- _Task details_:
Scan the lines below for the word "pages". Copy each line you find it in.

[Saved data entries]

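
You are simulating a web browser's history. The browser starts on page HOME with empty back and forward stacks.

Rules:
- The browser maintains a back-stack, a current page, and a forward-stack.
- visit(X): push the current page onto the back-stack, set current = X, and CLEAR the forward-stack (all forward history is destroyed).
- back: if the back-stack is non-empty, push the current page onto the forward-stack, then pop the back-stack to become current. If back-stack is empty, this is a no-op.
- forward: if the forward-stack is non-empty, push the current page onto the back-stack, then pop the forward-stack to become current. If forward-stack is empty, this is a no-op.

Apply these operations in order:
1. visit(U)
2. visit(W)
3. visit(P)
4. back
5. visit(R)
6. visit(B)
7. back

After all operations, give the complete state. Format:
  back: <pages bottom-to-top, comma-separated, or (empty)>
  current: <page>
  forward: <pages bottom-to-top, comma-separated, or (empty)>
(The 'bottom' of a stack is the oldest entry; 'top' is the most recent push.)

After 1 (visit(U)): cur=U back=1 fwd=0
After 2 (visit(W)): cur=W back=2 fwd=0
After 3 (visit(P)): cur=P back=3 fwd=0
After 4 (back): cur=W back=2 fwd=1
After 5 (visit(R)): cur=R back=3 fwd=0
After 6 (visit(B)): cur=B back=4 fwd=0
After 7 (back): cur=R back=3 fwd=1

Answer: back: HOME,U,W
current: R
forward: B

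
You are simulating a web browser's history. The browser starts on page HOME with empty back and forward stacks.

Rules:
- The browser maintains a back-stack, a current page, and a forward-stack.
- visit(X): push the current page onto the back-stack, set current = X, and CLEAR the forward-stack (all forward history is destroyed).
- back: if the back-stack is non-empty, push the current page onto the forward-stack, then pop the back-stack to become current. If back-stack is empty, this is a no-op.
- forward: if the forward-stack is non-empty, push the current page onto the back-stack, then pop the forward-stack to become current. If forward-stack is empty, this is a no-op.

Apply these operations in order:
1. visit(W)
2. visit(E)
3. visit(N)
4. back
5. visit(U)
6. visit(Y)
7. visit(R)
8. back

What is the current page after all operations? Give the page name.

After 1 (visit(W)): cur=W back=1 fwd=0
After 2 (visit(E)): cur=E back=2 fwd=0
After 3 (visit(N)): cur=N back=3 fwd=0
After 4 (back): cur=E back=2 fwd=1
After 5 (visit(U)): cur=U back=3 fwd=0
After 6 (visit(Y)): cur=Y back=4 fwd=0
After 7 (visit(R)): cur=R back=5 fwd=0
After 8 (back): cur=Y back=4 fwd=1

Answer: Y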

--

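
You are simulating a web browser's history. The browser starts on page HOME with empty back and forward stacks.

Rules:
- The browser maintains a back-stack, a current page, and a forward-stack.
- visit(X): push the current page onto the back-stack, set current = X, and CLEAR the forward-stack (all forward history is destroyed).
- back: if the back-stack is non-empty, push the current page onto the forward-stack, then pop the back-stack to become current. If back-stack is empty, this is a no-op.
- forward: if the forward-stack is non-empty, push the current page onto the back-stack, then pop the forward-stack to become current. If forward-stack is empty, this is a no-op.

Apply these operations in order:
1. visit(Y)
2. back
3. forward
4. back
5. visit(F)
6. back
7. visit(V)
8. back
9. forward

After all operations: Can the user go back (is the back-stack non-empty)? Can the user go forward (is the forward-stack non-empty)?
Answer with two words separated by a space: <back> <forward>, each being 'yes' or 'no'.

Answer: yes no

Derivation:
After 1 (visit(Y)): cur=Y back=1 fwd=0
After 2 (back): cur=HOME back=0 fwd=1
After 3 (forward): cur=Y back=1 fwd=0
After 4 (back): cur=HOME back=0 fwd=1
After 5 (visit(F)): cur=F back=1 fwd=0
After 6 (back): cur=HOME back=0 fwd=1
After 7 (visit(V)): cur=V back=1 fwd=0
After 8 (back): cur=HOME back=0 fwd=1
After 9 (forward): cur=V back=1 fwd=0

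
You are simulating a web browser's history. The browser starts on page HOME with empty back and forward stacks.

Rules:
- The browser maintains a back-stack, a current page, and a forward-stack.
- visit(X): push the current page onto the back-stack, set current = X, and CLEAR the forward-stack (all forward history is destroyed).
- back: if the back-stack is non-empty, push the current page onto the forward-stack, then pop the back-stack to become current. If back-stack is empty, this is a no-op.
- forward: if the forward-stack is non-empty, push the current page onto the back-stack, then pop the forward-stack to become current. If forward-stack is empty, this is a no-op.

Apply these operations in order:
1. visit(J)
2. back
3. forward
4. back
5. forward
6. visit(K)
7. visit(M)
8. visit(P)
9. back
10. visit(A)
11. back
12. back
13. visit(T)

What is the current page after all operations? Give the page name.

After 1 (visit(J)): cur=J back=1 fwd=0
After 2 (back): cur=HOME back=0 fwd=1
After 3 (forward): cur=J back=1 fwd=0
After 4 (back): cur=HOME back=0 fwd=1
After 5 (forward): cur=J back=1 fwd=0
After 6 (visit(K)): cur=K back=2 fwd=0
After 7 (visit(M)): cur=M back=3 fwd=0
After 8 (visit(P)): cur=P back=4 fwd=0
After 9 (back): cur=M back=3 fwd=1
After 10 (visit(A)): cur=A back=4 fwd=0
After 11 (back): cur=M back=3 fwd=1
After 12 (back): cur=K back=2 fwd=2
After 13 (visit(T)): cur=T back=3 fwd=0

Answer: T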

==

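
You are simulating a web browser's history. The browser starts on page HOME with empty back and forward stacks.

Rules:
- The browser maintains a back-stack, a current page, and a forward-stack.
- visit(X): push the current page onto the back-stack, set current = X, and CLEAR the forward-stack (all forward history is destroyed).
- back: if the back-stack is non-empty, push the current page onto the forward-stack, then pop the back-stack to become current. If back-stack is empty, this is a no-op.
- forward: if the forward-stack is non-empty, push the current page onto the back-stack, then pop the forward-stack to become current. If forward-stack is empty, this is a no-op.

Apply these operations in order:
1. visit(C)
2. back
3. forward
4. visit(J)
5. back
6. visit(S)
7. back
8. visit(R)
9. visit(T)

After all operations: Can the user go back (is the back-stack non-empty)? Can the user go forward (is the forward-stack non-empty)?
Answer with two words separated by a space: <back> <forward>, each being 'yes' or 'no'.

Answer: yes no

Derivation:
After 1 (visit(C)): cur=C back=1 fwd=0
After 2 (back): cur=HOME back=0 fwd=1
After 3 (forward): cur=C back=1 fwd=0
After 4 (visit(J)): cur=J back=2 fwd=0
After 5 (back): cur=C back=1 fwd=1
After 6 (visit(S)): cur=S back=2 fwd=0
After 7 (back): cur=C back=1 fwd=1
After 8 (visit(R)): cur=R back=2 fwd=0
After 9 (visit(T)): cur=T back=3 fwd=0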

- _Answer section_:
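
  back: <pages bottom-to-top, comma-separated, or (empty)>
  forward: <pages bottom-to-top, comma-separated, or (empty)>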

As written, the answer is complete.